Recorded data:
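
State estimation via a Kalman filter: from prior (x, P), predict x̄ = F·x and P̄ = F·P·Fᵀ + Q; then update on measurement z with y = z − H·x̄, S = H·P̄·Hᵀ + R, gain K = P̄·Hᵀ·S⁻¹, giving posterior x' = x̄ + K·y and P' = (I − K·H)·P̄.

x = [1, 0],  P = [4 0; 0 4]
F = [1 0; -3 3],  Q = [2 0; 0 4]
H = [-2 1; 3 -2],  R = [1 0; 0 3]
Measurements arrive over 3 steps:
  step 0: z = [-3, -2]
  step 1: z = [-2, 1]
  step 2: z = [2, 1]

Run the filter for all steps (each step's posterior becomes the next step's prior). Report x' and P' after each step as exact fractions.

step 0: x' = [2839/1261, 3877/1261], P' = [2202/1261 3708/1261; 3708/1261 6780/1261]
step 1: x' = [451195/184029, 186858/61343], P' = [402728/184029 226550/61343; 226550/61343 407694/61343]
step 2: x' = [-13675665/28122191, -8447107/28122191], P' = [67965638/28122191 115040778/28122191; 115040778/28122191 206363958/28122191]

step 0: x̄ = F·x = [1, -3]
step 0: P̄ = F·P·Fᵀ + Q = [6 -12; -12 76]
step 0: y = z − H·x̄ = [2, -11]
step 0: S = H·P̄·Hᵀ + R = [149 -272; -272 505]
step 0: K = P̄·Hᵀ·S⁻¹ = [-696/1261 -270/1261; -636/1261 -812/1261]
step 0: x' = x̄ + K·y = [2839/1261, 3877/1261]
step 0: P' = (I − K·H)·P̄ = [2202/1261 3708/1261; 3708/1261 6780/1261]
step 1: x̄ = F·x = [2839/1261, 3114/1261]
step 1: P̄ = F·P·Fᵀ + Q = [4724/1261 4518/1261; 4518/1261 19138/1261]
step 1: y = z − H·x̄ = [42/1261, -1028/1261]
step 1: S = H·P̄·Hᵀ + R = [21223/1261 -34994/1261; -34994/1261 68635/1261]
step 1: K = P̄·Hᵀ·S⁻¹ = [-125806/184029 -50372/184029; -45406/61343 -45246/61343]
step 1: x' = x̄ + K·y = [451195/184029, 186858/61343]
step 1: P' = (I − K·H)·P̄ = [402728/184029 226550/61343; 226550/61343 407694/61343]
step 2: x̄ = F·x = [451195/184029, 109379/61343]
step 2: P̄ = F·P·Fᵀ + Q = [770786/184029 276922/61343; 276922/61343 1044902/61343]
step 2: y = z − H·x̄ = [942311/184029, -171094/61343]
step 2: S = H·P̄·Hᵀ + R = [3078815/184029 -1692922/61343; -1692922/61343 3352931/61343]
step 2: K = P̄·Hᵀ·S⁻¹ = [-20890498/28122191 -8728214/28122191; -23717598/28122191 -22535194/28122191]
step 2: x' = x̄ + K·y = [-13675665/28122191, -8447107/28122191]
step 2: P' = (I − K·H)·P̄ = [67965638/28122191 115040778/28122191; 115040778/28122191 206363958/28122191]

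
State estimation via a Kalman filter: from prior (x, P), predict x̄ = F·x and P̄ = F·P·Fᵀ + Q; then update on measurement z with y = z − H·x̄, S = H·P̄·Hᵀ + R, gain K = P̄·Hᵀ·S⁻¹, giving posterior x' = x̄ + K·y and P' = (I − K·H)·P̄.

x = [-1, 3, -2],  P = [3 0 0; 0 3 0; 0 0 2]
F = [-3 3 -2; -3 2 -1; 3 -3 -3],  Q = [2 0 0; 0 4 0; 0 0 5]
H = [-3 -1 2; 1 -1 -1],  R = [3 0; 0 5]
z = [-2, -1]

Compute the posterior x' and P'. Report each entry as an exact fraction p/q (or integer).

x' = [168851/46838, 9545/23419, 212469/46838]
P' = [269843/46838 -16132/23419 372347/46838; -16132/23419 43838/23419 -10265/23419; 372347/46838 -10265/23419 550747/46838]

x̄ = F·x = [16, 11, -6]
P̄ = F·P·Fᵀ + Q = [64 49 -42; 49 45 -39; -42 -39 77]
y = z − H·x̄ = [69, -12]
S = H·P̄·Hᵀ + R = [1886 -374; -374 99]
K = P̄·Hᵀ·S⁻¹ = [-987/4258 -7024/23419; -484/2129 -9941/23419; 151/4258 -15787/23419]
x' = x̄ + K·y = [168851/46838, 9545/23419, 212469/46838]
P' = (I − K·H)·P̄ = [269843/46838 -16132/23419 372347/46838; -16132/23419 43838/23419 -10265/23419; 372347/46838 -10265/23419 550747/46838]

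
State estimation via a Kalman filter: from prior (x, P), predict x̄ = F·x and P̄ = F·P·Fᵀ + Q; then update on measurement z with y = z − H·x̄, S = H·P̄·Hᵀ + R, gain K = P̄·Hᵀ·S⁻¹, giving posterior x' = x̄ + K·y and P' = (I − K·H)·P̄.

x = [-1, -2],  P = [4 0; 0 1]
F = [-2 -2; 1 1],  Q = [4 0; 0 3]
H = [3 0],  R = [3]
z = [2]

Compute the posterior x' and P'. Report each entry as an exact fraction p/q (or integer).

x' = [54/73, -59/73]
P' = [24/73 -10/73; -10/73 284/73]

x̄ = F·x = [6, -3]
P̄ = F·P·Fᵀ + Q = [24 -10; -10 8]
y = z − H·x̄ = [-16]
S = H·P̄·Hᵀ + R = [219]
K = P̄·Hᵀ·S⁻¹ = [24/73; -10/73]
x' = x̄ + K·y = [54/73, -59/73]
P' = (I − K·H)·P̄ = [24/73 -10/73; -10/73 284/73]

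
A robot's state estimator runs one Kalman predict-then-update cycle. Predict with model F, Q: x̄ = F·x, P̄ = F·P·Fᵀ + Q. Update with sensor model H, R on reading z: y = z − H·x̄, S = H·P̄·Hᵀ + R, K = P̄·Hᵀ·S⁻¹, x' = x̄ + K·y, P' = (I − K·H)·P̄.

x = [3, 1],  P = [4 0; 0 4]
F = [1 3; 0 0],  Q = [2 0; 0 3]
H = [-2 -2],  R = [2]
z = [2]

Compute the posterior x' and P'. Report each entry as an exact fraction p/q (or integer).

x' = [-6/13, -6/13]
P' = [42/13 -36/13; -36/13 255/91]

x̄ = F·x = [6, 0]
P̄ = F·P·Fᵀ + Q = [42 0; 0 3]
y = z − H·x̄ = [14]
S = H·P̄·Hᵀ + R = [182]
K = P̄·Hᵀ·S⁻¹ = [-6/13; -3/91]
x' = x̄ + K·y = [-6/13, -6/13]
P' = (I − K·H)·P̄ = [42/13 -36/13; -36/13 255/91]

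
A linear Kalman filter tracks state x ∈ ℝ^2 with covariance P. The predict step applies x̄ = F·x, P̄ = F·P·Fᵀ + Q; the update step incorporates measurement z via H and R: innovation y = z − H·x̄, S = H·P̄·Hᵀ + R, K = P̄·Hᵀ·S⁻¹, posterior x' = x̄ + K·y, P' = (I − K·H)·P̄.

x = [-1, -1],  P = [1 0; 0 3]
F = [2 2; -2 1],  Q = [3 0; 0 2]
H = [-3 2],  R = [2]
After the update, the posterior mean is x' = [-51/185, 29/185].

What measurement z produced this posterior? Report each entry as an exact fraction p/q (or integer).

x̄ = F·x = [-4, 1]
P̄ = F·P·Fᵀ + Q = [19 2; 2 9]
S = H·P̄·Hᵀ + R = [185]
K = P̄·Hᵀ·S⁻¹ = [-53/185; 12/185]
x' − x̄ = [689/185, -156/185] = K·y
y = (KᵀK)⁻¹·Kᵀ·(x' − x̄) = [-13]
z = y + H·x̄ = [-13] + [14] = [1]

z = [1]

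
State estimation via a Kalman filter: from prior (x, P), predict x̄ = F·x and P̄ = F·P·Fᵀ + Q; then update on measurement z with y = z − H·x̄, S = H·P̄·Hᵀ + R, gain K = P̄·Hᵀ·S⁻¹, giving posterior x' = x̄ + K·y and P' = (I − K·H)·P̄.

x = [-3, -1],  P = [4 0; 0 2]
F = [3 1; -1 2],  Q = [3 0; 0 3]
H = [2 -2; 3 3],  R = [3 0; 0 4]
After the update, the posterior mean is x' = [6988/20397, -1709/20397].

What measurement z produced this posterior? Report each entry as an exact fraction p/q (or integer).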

• **About this task**:
Check each line of the entries above for the word "mean". List the ones that have it.

• **Exercise result**:
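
After the update, the posterior mean is x' = [-51/185, 29/185].
After the update, the posterior mean is x' = [6988/20397, -1709/20397].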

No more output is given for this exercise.